*HOW TO COMPLETE THIS TASK*:
Reproduce the first line of the entries that follow and each later line, word for word, ending with the one containing "Determine the exact angular-speed ratio of arm".

+++ SUPPLIED MATERIAL +++

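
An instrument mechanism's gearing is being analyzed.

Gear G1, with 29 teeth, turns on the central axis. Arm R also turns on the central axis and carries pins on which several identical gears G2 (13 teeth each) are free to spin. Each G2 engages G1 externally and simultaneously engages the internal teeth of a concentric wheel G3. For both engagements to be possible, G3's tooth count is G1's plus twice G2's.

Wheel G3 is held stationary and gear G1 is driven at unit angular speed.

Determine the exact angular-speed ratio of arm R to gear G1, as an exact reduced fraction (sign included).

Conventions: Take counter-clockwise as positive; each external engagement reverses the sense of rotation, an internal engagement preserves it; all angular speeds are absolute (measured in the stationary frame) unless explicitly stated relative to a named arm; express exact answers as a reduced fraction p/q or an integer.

planetary set (29T centre, 13T on arm, 55T internal) — Willis relation
ring teeth: 29 + 2·13 = 55
29(ω_sun−ω_arm) = −55(ω_ring−ω_arm),  ω_ring = 0, ω_sun = 1
29(1−ω_arm) = −55(0−ω_arm)  ⇒  84·ω_arm = 29  ⇒  ω_arm = 29/84
ω_out/ω_in = 29/84

29/84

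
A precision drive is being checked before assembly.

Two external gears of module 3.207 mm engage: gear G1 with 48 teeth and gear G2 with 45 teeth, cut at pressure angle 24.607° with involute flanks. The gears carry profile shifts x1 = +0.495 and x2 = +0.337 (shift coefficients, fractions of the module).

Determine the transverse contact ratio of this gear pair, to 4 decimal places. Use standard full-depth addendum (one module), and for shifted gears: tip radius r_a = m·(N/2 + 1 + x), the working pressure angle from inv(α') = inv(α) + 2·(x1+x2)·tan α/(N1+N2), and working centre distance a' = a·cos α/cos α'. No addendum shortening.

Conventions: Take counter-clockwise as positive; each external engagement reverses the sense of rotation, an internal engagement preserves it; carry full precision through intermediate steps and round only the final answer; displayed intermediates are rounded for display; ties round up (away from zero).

recognized (one external pair, fixed centres): single-mesh tooth geometry, m = 3.207, N1 = 48, N2 = 45
base radii: r_b1 = 69.978170, r_b2 = 65.604534
tip radii: r_a1 = 81.762465, r_a2 = 76.445259
inv(α') = inv(24.607°) + 2·(+0.495+0.337)·tan α/(48+45) = 0.03670483  ⇒  α' = 26.64554°
a' = a·cos α / cos α' = 149.1255·cos 24.607°/cos 26.64554° = 151.692770
action lengths: √(r_a1²−r_b1²) = 42.286599, √(r_a2²−r_b2²) = 39.241849
base pitch p_b = π·m·cos α = 9.160121
CR = (42.286599 + 39.241849 − 151.692770·sin 26.64554°)/9.160121 = 1.473654
contact ratio ≈ 1.4737

1.4737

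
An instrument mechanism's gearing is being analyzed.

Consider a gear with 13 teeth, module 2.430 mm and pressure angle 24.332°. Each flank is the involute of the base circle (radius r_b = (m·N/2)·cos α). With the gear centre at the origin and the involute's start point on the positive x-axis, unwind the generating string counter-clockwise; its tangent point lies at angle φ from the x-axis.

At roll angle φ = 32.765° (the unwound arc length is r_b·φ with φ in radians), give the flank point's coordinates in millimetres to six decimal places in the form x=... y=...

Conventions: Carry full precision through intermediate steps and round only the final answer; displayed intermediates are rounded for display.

x=16.556297 y=0.868146

topology: single-mesh involute geometry — m = 2.430, N = 13
pitch radius r_p = m·N/2 = 2.430·13/2 = 15.795000
base radius r_b = r_p·cos α = 15.795000·cos 24.332° = 14.391982
roll angle φ = 32.765° = 0.57185713 rad
x = r_b·(cos φ + φ·sin φ) = 16.556297
y = r_b·(sin φ − φ·cos φ) = 0.868146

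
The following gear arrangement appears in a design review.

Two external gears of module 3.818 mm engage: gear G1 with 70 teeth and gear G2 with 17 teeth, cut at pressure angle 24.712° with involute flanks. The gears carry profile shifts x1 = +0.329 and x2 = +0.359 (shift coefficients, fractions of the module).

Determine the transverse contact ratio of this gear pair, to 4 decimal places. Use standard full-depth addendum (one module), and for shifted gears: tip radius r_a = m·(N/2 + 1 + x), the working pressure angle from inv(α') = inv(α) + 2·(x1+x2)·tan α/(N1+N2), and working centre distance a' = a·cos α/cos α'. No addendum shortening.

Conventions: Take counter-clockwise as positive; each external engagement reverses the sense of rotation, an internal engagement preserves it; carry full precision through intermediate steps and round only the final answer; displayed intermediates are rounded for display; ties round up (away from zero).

1.3954

topology: single-mesh involute geometry — m = 3.818, 70T/17T pair
base radii: r_b1 = 121.392250, r_b2 = 29.480975
tip radii: r_a1 = 138.704122, r_a2 = 37.641662
inv(α') = inv(24.712°) + 2·(+0.329+0.359)·tan α/(70+17) = 0.03617522  ⇒  α' = 26.52437°
a' = a·cos α / cos α' = 166.0830·cos 24.712°/cos 26.52437° = 168.621580
action lengths: √(r_a1²−r_b1²) = 67.102571, √(r_a2²−r_b2²) = 23.404419
base pitch p_b = π·m·cos α = 10.896143
CR = (67.102571 + 23.404419 − 168.621580·sin 26.52437°)/10.896143 = 1.395376
contact ratio ≈ 1.3954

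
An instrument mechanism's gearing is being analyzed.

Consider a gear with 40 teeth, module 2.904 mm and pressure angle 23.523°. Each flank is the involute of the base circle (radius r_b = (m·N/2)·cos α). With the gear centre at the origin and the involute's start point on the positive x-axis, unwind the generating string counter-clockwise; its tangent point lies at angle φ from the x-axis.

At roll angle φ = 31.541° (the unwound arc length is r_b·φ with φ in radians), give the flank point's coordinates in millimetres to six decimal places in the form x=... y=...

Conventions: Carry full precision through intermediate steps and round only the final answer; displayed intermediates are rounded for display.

class = single-mesh tooth geometry [base-circle involute, m = 2.904, 40T]
pitch radius r_p = m·N/2 = 2.904·40/2 = 58.080000
base radius r_b = r_p·cos α = 58.080000·cos 23.523° = 53.253548
roll angle φ = 31.541° = 0.55049430 rad
x = r_b·(cos φ + φ·sin φ) = 60.721524
y = r_b·(sin φ − φ·cos φ) = 2.872548

x=60.721524 y=2.872548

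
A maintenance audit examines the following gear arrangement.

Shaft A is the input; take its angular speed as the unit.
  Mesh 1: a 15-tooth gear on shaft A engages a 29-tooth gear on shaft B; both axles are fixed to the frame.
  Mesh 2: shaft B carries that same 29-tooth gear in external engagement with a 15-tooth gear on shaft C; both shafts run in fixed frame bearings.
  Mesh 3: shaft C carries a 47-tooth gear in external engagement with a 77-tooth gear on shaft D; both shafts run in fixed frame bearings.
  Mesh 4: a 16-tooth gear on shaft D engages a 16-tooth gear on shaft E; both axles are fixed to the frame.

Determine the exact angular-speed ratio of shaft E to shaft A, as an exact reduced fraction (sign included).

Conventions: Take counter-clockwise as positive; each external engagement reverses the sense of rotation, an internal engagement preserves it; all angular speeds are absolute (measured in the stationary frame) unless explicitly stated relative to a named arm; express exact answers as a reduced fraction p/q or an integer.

class = fixed-axis compound train [4 meshes; 4 ratios multiply, 4 sense flips]
mesh 1 [15T→29T]: running ratio 15/29, sense −
mesh 2 [29T→15T]: running ratio 1, sense +
mesh 3 [47T→77T]: running ratio 47/77, sense −
mesh 4 [16T→16T]: running ratio 47/77, sense +
ω_out/ω_in = 47/77

47/77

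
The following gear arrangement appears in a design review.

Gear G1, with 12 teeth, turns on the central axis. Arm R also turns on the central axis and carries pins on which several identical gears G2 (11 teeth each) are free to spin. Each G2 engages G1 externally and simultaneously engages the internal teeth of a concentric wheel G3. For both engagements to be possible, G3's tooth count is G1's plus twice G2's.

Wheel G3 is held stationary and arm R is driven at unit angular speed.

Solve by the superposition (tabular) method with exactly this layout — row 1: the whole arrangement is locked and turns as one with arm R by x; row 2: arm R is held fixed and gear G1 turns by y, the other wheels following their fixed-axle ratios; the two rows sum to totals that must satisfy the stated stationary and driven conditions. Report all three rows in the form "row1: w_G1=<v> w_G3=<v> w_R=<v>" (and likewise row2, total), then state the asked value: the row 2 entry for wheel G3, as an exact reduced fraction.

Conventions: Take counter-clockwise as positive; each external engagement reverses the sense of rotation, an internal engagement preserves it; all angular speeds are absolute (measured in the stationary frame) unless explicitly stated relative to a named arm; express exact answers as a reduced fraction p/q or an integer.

class = planetary set [G3 = 12+2·11 = 34; Willis about the carrier]
row 1 — lock + rotate with arm: ω_sun = ω_ring = ω_arm = x
row 2 — arm fixed, fixed-axis ratios: sun y, ring −(12/34)·y, arm 0
boundary: total ω_ring = x − (12/34)·y = 0 and total ω_arm = x = 1  ⇒  y = 17/6, x = 1
row 2 ring = −(12/34)·17/6 = -1
totals (row 1 + row 2): sun 1 + 17/6 = 23/6, ring 1 + (-1) = 0, arm 1 + 0 = 1
asked cell (row2, ring) = -1

row1: w_G1=1 w_G3=1 w_R=1
row2: w_G1=17/6 w_G3=-1 w_R=0
total: w_G1=23/6 w_G3=0 w_R=1
asked value: -1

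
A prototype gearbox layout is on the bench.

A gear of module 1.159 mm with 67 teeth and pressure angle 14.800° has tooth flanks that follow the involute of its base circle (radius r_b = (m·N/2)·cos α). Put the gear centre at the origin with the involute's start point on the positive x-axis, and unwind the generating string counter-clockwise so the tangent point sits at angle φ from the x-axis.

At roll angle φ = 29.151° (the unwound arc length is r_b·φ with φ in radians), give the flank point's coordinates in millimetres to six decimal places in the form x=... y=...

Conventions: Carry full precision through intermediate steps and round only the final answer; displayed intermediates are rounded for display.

x=42.086996 y=1.605694

topology: single-mesh involute geometry — m = 1.159, N = 67
pitch radius r_p = m·N/2 = 1.159·67/2 = 38.826500
base radius r_b = r_p·cos α = 38.826500·cos 14.800° = 37.538368
roll angle φ = 29.151° = 0.50878093 rad
x = r_b·(cos φ + φ·sin φ) = 42.086996
y = r_b·(sin φ − φ·cos φ) = 1.605694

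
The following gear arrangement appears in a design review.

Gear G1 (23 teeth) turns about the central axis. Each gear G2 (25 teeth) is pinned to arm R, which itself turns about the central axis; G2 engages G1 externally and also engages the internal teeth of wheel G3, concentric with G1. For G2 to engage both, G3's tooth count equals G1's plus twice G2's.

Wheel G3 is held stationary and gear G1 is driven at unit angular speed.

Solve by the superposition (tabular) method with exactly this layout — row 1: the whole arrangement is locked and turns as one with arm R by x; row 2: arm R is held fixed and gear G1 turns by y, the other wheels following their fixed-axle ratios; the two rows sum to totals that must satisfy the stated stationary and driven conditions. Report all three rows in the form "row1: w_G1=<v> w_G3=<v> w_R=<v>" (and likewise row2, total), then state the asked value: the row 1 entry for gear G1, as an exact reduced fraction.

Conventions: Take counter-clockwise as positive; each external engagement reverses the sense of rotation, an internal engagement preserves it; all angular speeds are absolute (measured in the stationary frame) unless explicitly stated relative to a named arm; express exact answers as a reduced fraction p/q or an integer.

planetary set (23T centre, 25T on arm, 73T internal) — Willis relation
row 1 (train locked, turned with arm): all members turn x
row 2 (arm held, sun turns y): ω_ring = −(23/73)·y, ω_arm = 0
boundary: total ω_ring = x − (23/73)·y = 0 and total ω_sun = x + y = 1  ⇒  y = 73/96, x = 23/96
row 2 ring = −(23/73)·73/96 = -23/96
totals (row 1 + row 2): sun 23/96 + 73/96 = 1, ring 23/96 + (-23/96) = 0, arm 23/96 + 0 = 23/96
asked cell (row1, sun) = 23/96

row1: w_G1=23/96 w_G3=23/96 w_R=23/96
row2: w_G1=73/96 w_G3=-23/96 w_R=0
total: w_G1=1 w_G3=0 w_R=23/96
asked value: 23/96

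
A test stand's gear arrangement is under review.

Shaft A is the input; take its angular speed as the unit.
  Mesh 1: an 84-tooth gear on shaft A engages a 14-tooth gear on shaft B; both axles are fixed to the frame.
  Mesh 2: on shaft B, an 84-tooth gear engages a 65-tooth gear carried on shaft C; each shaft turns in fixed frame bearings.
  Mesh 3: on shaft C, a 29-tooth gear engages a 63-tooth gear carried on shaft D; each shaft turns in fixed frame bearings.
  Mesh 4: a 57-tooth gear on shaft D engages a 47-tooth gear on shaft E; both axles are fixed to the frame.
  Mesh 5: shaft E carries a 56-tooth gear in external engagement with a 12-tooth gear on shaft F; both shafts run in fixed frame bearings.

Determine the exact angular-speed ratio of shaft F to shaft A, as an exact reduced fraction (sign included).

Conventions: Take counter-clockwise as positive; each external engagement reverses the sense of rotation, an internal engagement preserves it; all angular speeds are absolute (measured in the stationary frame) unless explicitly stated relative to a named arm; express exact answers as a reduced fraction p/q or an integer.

-61712/3055

class = fixed-axis compound train [5 meshes; 5 ratios multiply, 5 sense flips]
mesh 1 [84T→14T]: running ratio 6, sense −
mesh 2 [84T→65T]: running ratio 504/65, sense +
mesh 3 [29T→63T]: running ratio 232/65, sense −
mesh 4 [57T→47T]: running ratio 13224/3055, sense +
mesh 5 [56T→12T]: running ratio 61712/3055, sense −
ω_out/ω_in = -61712/3055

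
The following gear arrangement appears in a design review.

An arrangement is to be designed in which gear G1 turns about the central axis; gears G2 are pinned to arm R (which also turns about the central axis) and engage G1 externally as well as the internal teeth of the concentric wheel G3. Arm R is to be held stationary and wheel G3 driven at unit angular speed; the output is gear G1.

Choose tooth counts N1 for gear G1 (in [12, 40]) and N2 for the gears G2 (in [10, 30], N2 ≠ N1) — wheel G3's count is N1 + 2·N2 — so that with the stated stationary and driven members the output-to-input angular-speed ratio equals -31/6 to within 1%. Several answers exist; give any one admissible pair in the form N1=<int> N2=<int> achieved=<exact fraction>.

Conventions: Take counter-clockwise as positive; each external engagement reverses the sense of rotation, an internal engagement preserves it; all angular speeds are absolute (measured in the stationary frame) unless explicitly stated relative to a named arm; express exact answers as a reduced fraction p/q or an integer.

N1=12 N2=25 achieved=-31/6

design class (target -31/6): planetary set
Willis with ω_arm = 0: ω_sun/ω_ring = −N3/N1; set equal to -31/6  ⇒  N3/N1 = −(-31/6) = 31/6
N3 = N1 + 2·N2  ⇒  N2/N1 = (N3/N1 − 1)/2 = (31/6 − 1)/2 = 25/12
smallest multiple with N1 ≥ 12 and N2 ≥ 10: k = 1  ⇒  N1 = 1·12 = 12, N2 = 1·25 = 25 (N1 ≤ 40, N2 ≤ 30, N2 ≠ N1 ✓), N3 = 12 + 2·25 = 62
check: −N3/N1 with N1 = 12, N3 = 62 gives -31/6; |achieved − target| = 0 ≤ 31/600 ✓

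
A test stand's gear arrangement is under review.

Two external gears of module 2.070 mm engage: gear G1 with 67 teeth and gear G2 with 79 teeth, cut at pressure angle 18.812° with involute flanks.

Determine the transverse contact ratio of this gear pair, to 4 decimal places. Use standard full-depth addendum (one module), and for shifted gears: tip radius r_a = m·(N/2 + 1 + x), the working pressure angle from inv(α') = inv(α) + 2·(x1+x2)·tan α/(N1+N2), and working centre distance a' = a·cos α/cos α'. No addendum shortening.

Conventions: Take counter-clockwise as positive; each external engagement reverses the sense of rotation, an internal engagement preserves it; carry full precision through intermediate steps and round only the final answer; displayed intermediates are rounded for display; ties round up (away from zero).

1.8880

single-mesh involute tooth geometry (67T engaging 79T at module 2.070)
base radii: r_b1 = 65.640711, r_b2 = 77.397256
tip radii: r_a1 = 71.415000, r_a2 = 83.835000
no profile shift: α' = α, a' = a
action lengths: √(r_a1²−r_b1²) = 28.131820, √(r_a2²−r_b2²) = 32.217572
base pitch p_b = π·m·cos α = 6.155713
CR = (28.131820 + 32.217572 − 151.110000·sin 18.81200°)/6.155713 = 1.887980
contact ratio ≈ 1.8880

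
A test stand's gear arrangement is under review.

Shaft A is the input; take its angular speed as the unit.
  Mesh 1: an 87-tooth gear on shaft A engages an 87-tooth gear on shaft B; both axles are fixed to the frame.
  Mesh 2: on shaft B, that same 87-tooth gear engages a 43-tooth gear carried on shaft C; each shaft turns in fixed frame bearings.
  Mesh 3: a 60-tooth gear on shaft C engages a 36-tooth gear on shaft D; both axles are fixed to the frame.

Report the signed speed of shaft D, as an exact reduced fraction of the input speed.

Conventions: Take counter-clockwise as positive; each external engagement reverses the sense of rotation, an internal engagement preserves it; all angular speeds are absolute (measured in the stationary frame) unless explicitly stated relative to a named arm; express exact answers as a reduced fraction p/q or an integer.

3-mesh fixed-axis compound train (all bearings frame-fixed)
mesh 1 [87T→87T]: |ω|/ω_in = 1×87/87 = 1, sense flips to −
mesh 2 [87T→43T]: |ω|/ω_in = 1×87/43 = 87/43, sense flips to +
mesh 3 [60T→36T]: |ω|/ω_in = (87/43)×60/36 = 145/43, sense flips to −
signed output speed (× input speed) = -145/43

-145/43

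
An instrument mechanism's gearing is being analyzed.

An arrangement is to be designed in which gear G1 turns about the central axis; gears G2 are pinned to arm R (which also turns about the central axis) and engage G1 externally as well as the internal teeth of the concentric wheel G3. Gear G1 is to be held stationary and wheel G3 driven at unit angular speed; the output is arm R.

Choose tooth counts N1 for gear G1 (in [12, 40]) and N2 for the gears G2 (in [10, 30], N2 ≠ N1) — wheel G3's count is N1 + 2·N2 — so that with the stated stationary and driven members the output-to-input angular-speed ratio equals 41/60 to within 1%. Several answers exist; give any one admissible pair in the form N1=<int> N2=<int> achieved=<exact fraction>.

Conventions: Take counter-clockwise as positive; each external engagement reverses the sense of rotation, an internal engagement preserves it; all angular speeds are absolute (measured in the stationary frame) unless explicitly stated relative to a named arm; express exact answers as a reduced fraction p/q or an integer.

N1=19 N2=11 achieved=41/60

planetary set to be sized for 41/60 (Willis relation)
Willis with ω_sun = 0: ω_arm/ω_ring = N3/(N1+N3); set equal to 41/60  ⇒  N3/N1 = (41/60)/(1 − 41/60) = 41/19
N3 = N1 + 2·N2  ⇒  N2/N1 = (N3/N1 − 1)/2 = (41/19 − 1)/2 = 11/19
smallest multiple with N1 ≥ 12 and N2 ≥ 10: k = 1  ⇒  N1 = 1·19 = 19, N2 = 1·11 = 11 (N1 ≤ 40, N2 ≤ 30, N2 ≠ N1 ✓), N3 = 19 + 2·11 = 41
check: N3/(N1+N3) with N1 = 19, N3 = 41 gives 41/60; |achieved − target| = 0 ≤ 41/6000 ✓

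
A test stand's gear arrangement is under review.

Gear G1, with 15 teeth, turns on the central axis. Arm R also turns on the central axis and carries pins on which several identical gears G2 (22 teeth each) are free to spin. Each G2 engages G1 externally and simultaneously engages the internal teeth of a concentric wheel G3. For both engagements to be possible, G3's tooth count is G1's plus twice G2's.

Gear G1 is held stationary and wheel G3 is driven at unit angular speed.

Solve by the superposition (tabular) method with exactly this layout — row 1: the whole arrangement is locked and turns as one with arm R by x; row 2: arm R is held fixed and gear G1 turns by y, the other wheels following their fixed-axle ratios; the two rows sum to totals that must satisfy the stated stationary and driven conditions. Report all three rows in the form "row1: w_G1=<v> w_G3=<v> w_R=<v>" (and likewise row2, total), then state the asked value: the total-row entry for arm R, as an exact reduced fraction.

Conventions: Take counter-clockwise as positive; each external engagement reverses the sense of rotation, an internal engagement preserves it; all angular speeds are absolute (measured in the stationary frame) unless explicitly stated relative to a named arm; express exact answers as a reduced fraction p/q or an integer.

row1: w_G1=59/74 w_G3=59/74 w_R=59/74
row2: w_G1=-59/74 w_G3=15/74 w_R=0
total: w_G1=0 w_G3=1 w_R=59/74
asked value: 59/74

class = planetary set [G3 = 15+2·22 = 59; Willis about the carrier]
row 1: whole set turns with the arm by x
row 2 — arm fixed, fixed-axis ratios: sun y, ring −(15/59)·y, arm 0
boundary: total ω_sun = x + y = 0 and total ω_ring = x − (15/59)·y = 1  ⇒  y = -59/74, x = 59/74
row 2 ring = −(15/59)·(-59/74) = 15/74
totals (row 1 + row 2): sun 59/74 + (-59/74) = 0, ring 59/74 + 15/74 = 1, arm 59/74 + 0 = 59/74
asked cell (total, arm) = 59/74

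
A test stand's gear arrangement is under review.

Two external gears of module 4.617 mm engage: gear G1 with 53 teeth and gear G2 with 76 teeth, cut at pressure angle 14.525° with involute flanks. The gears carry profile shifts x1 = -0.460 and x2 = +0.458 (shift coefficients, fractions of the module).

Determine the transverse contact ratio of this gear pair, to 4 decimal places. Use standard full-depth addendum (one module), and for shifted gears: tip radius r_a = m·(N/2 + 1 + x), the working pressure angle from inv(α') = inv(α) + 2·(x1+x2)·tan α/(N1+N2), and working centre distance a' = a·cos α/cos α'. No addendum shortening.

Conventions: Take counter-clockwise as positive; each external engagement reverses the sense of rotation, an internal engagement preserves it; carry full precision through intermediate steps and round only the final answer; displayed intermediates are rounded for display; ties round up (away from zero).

class = single-mesh tooth geometry [involute pair 53T × 76T, m = 4.617]
base radii: r_b1 = 118.439970, r_b2 = 169.838447
tip radii: r_a1 = 124.843680, r_a2 = 182.177586
inv(α') = inv(14.525°) + 2·(-0.460+0.458)·tan α/(53+76) = 0.00556605  ⇒  α' = 14.51814°
a' = a·cos α / cos α' = 297.7965·cos 14.525°/cos 14.51814° = 297.787264
action lengths: √(r_a1²−r_b1²) = 39.470469, √(r_a2²−r_b2²) = 65.905801
base pitch p_b = π·m·cos α = 14.041137
CR = (39.470469 + 65.905801 − 297.787264·sin 14.51814°)/14.041137 = 2.188215
contact ratio ≈ 2.1882

2.1882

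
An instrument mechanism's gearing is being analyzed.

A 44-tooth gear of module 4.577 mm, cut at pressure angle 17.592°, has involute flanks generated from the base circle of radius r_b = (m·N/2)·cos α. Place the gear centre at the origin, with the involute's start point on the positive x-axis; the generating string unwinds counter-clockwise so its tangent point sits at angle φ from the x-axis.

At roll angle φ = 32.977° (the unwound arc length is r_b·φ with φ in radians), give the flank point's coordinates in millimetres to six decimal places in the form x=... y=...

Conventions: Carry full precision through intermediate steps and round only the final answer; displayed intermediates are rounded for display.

topology: single-mesh involute geometry — m = 4.577, N = 44
pitch radius r_p = m·N/2 = 4.577·44/2 = 100.694000
base radius r_b = r_p·cos α = 100.694000·cos 17.592° = 95.984831
roll angle φ = 32.977° = 0.57555723 rad
x = r_b·(cos φ + φ·sin φ) = 110.590485
y = r_b·(sin φ − φ·cos φ) = 5.900535

x=110.590485 y=5.900535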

+++

*SOLUTION BELOW*:
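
An instrument mechanism's gearing is being analyzed.

Gear G1, with 29 teeth, turns on the central axis. Arm R also turns on the central axis and carries pins on which several identical gears G2 (13 teeth each) are free to spin. Each G2 engages G1 externally and simultaneously engages the internal teeth of a concentric wheel G3. For both engagements to be possible, G3's tooth count is G1's plus twice G2's.

Wheel G3 is held stationary and gear G1 is driven at unit angular speed.

Determine the exact angular-speed ratio of arm R to gear G1, as an exact reduced fraction (sign included).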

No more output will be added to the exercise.